▸ BRIEF: Work out how many lines in these entries include the string "free", and give only that figure.

▸ Collected data entries:
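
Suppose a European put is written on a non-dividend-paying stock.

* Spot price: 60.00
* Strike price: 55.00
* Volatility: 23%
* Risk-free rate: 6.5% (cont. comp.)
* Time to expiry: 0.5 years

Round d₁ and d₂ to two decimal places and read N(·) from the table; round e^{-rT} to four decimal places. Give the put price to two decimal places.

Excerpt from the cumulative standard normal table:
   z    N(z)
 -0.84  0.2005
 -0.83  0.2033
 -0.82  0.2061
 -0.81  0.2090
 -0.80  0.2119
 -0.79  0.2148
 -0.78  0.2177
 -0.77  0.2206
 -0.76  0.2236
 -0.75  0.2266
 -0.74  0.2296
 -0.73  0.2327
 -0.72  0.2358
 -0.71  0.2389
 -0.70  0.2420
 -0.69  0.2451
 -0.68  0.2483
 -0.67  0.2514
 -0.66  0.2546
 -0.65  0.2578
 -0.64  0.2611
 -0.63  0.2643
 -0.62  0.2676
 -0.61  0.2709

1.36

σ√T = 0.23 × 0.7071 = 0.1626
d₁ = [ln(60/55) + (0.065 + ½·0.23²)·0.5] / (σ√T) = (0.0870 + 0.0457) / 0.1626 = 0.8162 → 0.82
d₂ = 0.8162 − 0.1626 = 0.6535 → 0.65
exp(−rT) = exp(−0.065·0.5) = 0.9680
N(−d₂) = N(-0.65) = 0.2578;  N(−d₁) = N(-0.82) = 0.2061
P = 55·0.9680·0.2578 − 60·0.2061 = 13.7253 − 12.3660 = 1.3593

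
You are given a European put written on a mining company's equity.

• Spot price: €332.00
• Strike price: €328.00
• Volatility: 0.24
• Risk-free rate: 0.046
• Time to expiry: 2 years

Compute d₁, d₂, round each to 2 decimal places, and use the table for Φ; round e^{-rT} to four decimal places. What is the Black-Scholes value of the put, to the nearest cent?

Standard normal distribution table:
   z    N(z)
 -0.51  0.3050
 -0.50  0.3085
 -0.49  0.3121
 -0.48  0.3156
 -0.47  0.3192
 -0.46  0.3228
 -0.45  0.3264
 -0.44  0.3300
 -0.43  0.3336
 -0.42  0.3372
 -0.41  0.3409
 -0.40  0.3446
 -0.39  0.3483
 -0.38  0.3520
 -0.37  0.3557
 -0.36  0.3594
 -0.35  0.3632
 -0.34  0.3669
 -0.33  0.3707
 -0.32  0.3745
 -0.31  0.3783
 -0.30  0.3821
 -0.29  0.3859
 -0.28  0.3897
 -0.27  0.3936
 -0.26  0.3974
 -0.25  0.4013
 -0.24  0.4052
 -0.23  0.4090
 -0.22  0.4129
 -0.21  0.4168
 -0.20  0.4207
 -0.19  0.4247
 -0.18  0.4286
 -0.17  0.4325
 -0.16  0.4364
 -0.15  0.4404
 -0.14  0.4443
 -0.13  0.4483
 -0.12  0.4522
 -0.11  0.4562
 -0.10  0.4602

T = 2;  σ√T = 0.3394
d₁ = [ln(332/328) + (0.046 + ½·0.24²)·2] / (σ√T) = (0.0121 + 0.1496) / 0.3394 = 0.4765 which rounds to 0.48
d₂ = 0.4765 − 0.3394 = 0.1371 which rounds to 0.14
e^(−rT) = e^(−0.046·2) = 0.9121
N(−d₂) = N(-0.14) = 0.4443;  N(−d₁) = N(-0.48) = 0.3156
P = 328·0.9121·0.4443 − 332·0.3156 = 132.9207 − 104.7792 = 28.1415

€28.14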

---

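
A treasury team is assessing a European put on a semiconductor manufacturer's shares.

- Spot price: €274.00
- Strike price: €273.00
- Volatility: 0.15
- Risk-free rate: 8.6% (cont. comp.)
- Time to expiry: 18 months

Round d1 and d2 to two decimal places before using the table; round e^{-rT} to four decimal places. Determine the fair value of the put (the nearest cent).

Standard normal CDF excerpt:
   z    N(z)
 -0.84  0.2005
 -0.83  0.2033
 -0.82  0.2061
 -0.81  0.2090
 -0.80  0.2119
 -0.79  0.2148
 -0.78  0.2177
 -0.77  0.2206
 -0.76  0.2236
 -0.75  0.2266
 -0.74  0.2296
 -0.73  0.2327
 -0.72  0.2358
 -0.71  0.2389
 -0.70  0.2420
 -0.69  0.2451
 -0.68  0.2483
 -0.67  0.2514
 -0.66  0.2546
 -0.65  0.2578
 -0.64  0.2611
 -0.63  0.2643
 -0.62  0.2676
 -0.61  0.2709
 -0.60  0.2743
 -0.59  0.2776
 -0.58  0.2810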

▸ RESPONSE TO THIS TASK: 3